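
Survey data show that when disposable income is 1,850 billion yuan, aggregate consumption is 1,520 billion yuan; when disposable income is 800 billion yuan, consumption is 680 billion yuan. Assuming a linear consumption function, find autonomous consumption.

MPC = ΔC/ΔY = (1520 − 680)/(1850 − 800) = 840/1050 = 0.8
a = C − MPC·Y = 680 − 0.8(800) = 680 − 640 = 40

a = 40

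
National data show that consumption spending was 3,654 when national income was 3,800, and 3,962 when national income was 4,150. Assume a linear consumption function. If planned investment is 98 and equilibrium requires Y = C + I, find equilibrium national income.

MPC = (3962 − 3654)/(4150 − 3800) = 308/350 = 0.88
a = 3654 − 0.88(3800) = 310
Equilibrium: Y = 310 + 0.88Y + 98
0.12Y = 408, so Y = 408/0.12 = 3400

Y = 3400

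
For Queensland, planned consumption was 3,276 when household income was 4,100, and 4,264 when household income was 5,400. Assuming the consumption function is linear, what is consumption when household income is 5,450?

C = 4302

MPC = (4264 − 3276)/(5400 − 4100) = 988/1300 = 0.76
a = 3276 − 0.76(4100) = 3276 − 3116 = 160
C = 160 + 0.76(5450) = 160 + 4142 = 4302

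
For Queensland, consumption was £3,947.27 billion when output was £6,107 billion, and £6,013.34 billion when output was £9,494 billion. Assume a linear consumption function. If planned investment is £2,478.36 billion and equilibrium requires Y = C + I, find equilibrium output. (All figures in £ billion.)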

━━━━━━━━━━━━━━━━

◆ **Task item**
From the first line to the last, restate the data above exactly.

◆ **Output**
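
Survey data show that when disposable income is 1,850 billion yuan, aggregate consumption is 1,520 billion yuan; when disposable income is 800 billion yuan, consumption is 680 billion yuan. Assuming a linear consumption function, find autonomous consumption.

MPC = ΔC/ΔY = (1520 − 680)/(1850 − 800) = 840/1050 = 0.8
a = C − MPC·Y = 680 − 0.8(800) = 680 − 640 = 40

a = 40

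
National data show that consumption spending was 3,654 when national income was 3,800, and 3,962 when national income was 4,150. Assume a linear consumption function. If planned investment is 98 and equilibrium requires Y = C + I, find equilibrium national income.

MPC = (3962 − 3654)/(4150 − 3800) = 308/350 = 0.88
a = 3654 − 0.88(3800) = 310
Equilibrium: Y = 310 + 0.88Y + 98
0.12Y = 408, so Y = 408/0.12 = 3400

Y = 3400

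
For Queensland, planned consumption was 3,276 when household income was 4,100, and 4,264 when household income was 5,400. Assuming the consumption function is linear, what is consumption when household income is 5,450?

C = 4302

MPC = (4264 − 3276)/(5400 − 4100) = 988/1300 = 0.76
a = 3276 − 0.76(4100) = 3276 − 3116 = 160
C = 160 + 0.76(5450) = 160 + 4142 = 4302

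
For Queensland, consumption was £3,947.27 billion when output was £6,107 billion, and £6,013.34 billion when output was £9,494 billion. Assume a linear consumption function. If planned investment is £2,478.36 billion and equilibrium requires Y = C + I, find equilibrium output. (All figures in £ billion.)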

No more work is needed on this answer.